*** Supplied information Section Begins ***

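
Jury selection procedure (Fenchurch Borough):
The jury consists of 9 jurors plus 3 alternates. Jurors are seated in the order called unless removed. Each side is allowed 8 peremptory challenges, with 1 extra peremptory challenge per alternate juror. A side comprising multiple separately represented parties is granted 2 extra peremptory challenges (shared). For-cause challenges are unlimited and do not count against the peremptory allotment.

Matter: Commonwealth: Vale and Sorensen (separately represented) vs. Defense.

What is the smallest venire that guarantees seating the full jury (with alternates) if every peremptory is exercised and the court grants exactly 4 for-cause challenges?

40

Seats to fill: 9 + 3 alternates = 12.
Peremptories — Commonwealth: 8 + 1×3 + 2 = 13; Defense: 8 + 1×3 = 11; total 24.
For-cause removals: 4.
Minimum venire: 12 + 24 + 4 = 40.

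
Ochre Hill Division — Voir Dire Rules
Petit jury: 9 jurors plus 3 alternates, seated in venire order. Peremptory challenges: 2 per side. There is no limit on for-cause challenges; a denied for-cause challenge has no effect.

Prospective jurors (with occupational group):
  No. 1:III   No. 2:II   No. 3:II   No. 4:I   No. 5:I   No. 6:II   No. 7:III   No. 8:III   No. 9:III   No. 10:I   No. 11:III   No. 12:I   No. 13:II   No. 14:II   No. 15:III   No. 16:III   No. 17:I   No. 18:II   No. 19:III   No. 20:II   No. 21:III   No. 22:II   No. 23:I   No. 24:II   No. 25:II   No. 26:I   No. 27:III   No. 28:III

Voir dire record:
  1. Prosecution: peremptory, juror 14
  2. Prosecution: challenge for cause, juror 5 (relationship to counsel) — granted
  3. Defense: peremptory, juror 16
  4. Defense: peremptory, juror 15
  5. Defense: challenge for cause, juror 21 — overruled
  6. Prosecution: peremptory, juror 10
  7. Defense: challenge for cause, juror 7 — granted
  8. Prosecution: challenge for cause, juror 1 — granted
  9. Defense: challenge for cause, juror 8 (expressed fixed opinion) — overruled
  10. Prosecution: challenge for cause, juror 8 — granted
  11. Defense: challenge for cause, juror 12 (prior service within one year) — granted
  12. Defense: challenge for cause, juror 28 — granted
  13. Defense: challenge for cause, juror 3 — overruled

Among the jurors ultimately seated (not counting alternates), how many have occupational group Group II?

Removed: #1, #5, #7, #8, #10, #12, #14, #15, #16, #28.
Seated jurors 1–9: #2, #3, #4, #6, #9, #11, #13, #17, #18 (alternates #19, #20, #21 not counted).
Of those, in Group II: #2, #3, #6, #13, #18 → 5.

5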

*** Supplied information Section Ends ***

» **Exercise goal**
Reproduce the material above in full, word for word.

» **Solution to this exercise**
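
Jury selection procedure (Fenchurch Borough):
The jury consists of 9 jurors plus 3 alternates. Jurors are seated in the order called unless removed. Each side is allowed 8 peremptory challenges, with 1 extra peremptory challenge per alternate juror. A side comprising multiple separately represented parties is granted 2 extra peremptory challenges (shared). For-cause challenges are unlimited and do not count against the peremptory allotment.

Matter: Commonwealth: Vale and Sorensen (separately represented) vs. Defense.

What is the smallest venire that guarantees seating the full jury (with alternates) if every peremptory is exercised and the court grants exactly 4 for-cause challenges?

40

Seats to fill: 9 + 3 alternates = 12.
Peremptories — Commonwealth: 8 + 1×3 + 2 = 13; Defense: 8 + 1×3 = 11; total 24.
For-cause removals: 4.
Minimum venire: 12 + 24 + 4 = 40.

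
Ochre Hill Division — Voir Dire Rules
Petit jury: 9 jurors plus 3 alternates, seated in venire order. Peremptory challenges: 2 per side. There is no limit on for-cause challenges; a denied for-cause challenge has no effect.

Prospective jurors (with occupational group):
  No. 1:III   No. 2:II   No. 3:II   No. 4:I   No. 5:I   No. 6:II   No. 7:III   No. 8:III   No. 9:III   No. 10:I   No. 11:III   No. 12:I   No. 13:II   No. 14:II   No. 15:III   No. 16:III   No. 17:I   No. 18:II   No. 19:III   No. 20:II   No. 21:III   No. 22:II   No. 23:I   No. 24:II   No. 25:II   No. 26:I   No. 27:III   No. 28:III

Voir dire record:
  1. Prosecution: peremptory, juror 14
  2. Prosecution: challenge for cause, juror 5 (relationship to counsel) — granted
  3. Defense: peremptory, juror 16
  4. Defense: peremptory, juror 15
  5. Defense: challenge for cause, juror 21 — overruled
  6. Prosecution: peremptory, juror 10
  7. Defense: challenge for cause, juror 7 — granted
  8. Prosecution: challenge for cause, juror 1 — granted
  9. Defense: challenge for cause, juror 8 (expressed fixed opinion) — overruled
  10. Prosecution: challenge for cause, juror 8 — granted
  11. Defense: challenge for cause, juror 12 (prior service within one year) — granted
  12. Defense: challenge for cause, juror 28 — granted
  13. Defense: challenge for cause, juror 3 — overruled

Among the jurors ultimately seated (not counting alternates), how many have occupational group Group II?

Removed: #1, #5, #7, #8, #10, #12, #14, #15, #16, #28.
Seated jurors 1–9: #2, #3, #4, #6, #9, #11, #13, #17, #18 (alternates #19, #20, #21 not counted).
Of those, in Group II: #2, #3, #6, #13, #18 → 5.

5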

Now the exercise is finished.